● Records from a collection:
━━━━━━━━━━━━━━━━━━━━━━━━━━━━━━

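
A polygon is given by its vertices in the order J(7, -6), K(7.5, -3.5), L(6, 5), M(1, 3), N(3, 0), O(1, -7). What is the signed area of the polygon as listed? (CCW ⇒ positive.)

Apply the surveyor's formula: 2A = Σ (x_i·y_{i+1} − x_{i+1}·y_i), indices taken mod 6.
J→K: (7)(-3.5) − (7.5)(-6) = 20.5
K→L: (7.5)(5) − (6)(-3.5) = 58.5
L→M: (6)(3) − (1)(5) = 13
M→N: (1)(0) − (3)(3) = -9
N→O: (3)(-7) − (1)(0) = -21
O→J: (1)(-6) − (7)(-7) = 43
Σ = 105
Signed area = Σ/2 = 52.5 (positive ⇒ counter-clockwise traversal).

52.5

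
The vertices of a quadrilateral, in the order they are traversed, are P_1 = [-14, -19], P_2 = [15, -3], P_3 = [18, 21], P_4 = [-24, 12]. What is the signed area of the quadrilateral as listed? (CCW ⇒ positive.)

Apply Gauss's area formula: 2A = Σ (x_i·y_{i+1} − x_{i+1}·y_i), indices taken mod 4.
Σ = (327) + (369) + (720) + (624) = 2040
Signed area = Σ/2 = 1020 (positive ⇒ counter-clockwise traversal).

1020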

━━━━━━━━━━━━━━━━━━━━━━━━━━━━━━

● TASK DIRECTIONS: Set down all of the data above again, exactly.

● THE ANSWER:
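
A polygon is given by its vertices in the order J(7, -6), K(7.5, -3.5), L(6, 5), M(1, 3), N(3, 0), O(1, -7). What is the signed area of the polygon as listed? (CCW ⇒ positive.)

Apply the surveyor's formula: 2A = Σ (x_i·y_{i+1} − x_{i+1}·y_i), indices taken mod 6.
J→K: (7)(-3.5) − (7.5)(-6) = 20.5
K→L: (7.5)(5) − (6)(-3.5) = 58.5
L→M: (6)(3) − (1)(5) = 13
M→N: (1)(0) − (3)(3) = -9
N→O: (3)(-7) − (1)(0) = -21
O→J: (1)(-6) − (7)(-7) = 43
Σ = 105
Signed area = Σ/2 = 52.5 (positive ⇒ counter-clockwise traversal).

52.5

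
The vertices of a quadrilateral, in the order they are traversed, are P_1 = [-14, -19], P_2 = [15, -3], P_3 = [18, 21], P_4 = [-24, 12]. What is the signed area of the quadrilateral as listed? (CCW ⇒ positive.)

Apply Gauss's area formula: 2A = Σ (x_i·y_{i+1} − x_{i+1}·y_i), indices taken mod 4.
Σ = (327) + (369) + (720) + (624) = 2040
Signed area = Σ/2 = 1020 (positive ⇒ counter-clockwise traversal).

1020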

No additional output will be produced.